### What you should do:
After locating the line that contains "Let 2*J(b, n)" in the data below, set down exactly that line and each one after it through the line that contains "Answer: $9950$", and nothing more.

*** Records for processing ***

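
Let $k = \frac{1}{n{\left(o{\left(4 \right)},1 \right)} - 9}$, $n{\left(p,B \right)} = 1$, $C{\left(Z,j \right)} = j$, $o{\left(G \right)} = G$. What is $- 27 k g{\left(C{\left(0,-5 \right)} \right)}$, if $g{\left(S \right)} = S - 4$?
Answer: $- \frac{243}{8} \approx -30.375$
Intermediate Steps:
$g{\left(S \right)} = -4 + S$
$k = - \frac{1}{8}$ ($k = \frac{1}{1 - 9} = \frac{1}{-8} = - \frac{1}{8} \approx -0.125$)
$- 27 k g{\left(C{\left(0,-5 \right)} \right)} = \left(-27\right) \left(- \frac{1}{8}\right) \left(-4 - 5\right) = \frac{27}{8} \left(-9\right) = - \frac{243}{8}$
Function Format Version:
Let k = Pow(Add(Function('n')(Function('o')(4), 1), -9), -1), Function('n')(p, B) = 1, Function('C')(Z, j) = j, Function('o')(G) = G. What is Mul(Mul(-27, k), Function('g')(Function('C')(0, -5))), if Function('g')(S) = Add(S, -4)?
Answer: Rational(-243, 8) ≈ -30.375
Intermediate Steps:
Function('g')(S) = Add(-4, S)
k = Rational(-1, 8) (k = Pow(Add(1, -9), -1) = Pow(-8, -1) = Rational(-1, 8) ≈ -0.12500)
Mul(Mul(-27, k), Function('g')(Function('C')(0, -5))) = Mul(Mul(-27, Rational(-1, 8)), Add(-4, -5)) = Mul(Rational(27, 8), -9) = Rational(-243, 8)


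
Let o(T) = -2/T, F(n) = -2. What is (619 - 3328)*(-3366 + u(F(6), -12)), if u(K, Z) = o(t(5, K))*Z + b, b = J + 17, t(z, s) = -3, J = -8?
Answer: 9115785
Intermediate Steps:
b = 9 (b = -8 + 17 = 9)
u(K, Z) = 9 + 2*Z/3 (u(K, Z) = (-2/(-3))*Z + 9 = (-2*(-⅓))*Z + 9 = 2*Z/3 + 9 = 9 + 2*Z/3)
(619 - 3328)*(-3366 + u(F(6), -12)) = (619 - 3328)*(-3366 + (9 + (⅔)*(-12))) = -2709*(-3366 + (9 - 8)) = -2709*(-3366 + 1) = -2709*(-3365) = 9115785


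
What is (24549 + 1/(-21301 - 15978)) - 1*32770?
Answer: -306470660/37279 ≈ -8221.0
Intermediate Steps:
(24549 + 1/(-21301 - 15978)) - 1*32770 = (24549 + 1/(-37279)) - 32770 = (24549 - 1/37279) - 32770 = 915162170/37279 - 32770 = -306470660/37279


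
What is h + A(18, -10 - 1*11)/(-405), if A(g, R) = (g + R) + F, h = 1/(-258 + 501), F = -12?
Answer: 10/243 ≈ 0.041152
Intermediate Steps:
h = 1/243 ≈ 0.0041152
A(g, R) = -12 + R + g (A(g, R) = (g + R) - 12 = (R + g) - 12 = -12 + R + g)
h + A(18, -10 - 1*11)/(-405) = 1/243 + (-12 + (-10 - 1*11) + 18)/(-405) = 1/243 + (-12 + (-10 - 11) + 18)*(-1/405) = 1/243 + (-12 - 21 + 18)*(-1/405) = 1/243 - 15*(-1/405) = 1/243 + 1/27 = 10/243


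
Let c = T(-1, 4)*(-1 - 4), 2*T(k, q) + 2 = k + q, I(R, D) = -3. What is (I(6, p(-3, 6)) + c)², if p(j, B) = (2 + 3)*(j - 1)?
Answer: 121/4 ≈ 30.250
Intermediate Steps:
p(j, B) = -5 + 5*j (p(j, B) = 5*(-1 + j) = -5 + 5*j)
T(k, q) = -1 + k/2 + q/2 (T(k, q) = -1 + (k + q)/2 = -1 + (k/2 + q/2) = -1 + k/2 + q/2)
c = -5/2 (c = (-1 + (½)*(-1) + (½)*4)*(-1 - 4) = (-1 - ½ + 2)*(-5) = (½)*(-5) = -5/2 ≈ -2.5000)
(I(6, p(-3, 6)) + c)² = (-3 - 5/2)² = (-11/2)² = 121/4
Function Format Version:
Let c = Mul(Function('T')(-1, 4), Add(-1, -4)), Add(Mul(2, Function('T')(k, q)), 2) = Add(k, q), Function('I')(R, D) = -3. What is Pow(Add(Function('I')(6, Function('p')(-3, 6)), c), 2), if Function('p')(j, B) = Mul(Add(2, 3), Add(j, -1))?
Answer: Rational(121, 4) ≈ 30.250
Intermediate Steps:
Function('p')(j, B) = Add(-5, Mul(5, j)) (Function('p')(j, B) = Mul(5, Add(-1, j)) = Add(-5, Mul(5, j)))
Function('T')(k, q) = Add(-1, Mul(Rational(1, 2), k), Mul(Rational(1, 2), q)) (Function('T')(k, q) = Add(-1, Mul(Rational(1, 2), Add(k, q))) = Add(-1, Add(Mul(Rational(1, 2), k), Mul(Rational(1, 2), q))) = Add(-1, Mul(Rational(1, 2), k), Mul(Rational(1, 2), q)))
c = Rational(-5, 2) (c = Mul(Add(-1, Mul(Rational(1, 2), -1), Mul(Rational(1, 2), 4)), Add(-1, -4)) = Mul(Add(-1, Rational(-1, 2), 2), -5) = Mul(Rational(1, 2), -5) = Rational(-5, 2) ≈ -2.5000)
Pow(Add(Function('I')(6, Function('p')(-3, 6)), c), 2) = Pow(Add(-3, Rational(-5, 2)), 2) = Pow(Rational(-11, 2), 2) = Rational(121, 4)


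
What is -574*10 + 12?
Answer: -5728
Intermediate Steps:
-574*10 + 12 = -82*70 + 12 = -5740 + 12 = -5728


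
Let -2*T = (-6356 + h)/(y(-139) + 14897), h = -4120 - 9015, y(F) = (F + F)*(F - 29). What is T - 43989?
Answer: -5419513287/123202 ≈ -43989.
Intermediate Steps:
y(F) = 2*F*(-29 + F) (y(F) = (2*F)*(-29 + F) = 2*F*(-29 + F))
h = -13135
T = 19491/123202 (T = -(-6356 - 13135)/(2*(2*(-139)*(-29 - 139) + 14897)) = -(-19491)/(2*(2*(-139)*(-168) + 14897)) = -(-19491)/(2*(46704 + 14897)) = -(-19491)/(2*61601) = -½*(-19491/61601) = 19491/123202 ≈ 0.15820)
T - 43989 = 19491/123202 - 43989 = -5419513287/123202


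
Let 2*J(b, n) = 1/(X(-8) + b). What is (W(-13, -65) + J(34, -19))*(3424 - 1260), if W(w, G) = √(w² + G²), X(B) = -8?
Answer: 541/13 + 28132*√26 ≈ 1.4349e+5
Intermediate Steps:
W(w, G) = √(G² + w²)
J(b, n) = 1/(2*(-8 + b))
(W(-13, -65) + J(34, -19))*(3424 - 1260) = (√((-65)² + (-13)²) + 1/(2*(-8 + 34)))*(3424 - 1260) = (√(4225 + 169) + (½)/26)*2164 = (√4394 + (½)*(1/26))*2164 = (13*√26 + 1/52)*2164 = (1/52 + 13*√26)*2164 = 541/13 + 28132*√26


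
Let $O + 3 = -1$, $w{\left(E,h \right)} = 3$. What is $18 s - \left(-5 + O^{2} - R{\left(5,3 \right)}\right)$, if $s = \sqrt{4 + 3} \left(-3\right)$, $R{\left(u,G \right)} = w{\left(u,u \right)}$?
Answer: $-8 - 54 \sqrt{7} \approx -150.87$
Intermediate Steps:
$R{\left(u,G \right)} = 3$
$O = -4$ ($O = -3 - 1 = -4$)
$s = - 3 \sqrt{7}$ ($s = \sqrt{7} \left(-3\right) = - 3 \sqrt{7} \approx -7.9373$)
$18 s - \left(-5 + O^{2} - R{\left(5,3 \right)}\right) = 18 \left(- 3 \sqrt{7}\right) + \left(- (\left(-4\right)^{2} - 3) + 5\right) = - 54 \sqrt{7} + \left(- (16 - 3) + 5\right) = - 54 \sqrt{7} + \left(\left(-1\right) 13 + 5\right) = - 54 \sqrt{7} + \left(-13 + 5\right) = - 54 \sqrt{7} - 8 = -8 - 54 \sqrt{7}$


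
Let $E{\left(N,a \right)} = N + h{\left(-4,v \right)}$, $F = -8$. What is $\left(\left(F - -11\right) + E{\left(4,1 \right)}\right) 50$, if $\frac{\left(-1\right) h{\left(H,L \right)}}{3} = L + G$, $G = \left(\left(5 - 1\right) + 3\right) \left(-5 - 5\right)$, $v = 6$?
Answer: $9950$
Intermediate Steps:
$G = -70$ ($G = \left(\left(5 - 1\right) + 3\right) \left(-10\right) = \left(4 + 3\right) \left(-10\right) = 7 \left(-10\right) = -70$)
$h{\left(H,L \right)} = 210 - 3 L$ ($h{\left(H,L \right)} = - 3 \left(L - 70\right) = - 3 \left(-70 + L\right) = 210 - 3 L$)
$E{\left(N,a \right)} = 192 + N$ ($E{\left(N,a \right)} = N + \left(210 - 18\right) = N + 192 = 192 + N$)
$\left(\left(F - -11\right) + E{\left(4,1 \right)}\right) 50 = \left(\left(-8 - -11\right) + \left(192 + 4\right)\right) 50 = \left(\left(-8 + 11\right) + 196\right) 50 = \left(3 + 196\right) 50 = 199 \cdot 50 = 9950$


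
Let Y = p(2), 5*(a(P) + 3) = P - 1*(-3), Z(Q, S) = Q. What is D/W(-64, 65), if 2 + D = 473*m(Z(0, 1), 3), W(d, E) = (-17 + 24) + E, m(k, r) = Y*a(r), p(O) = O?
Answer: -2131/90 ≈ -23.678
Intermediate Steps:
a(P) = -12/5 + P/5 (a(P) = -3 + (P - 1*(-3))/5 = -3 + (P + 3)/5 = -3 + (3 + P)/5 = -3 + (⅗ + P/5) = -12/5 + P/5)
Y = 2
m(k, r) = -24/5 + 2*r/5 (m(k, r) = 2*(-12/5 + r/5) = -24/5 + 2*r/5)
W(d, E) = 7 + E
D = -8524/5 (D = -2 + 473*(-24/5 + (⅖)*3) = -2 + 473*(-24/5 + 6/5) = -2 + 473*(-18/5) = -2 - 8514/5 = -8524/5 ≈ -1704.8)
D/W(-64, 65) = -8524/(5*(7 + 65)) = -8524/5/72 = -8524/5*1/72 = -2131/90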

***

### Solution:
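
Let 2*J(b, n) = 1/(X(-8) + b). What is (W(-13, -65) + J(34, -19))*(3424 - 1260), if W(w, G) = √(w² + G²), X(B) = -8?
Answer: 541/13 + 28132*√26 ≈ 1.4349e+5
Intermediate Steps:
W(w, G) = √(G² + w²)
J(b, n) = 1/(2*(-8 + b))
(W(-13, -65) + J(34, -19))*(3424 - 1260) = (√((-65)² + (-13)²) + 1/(2*(-8 + 34)))*(3424 - 1260) = (√(4225 + 169) + (½)/26)*2164 = (√4394 + (½)*(1/26))*2164 = (13*√26 + 1/52)*2164 = (1/52 + 13*√26)*2164 = 541/13 + 28132*√26


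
Let $O + 3 = -1$, $w{\left(E,h \right)} = 3$. What is $18 s - \left(-5 + O^{2} - R{\left(5,3 \right)}\right)$, if $s = \sqrt{4 + 3} \left(-3\right)$, $R{\left(u,G \right)} = w{\left(u,u \right)}$?
Answer: $-8 - 54 \sqrt{7} \approx -150.87$
Intermediate Steps:
$R{\left(u,G \right)} = 3$
$O = -4$ ($O = -3 - 1 = -4$)
$s = - 3 \sqrt{7}$ ($s = \sqrt{7} \left(-3\right) = - 3 \sqrt{7} \approx -7.9373$)
$18 s - \left(-5 + O^{2} - R{\left(5,3 \right)}\right) = 18 \left(- 3 \sqrt{7}\right) + \left(- (\left(-4\right)^{2} - 3) + 5\right) = - 54 \sqrt{7} + \left(- (16 - 3) + 5\right) = - 54 \sqrt{7} + \left(\left(-1\right) 13 + 5\right) = - 54 \sqrt{7} + \left(-13 + 5\right) = - 54 \sqrt{7} - 8 = -8 - 54 \sqrt{7}$


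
Let $E{\left(N,a \right)} = N + h{\left(-4,v \right)}$, $F = -8$. What is $\left(\left(F - -11\right) + E{\left(4,1 \right)}\right) 50$, if $\frac{\left(-1\right) h{\left(H,L \right)}}{3} = L + G$, $G = \left(\left(5 - 1\right) + 3\right) \left(-5 - 5\right)$, $v = 6$?
Answer: $9950$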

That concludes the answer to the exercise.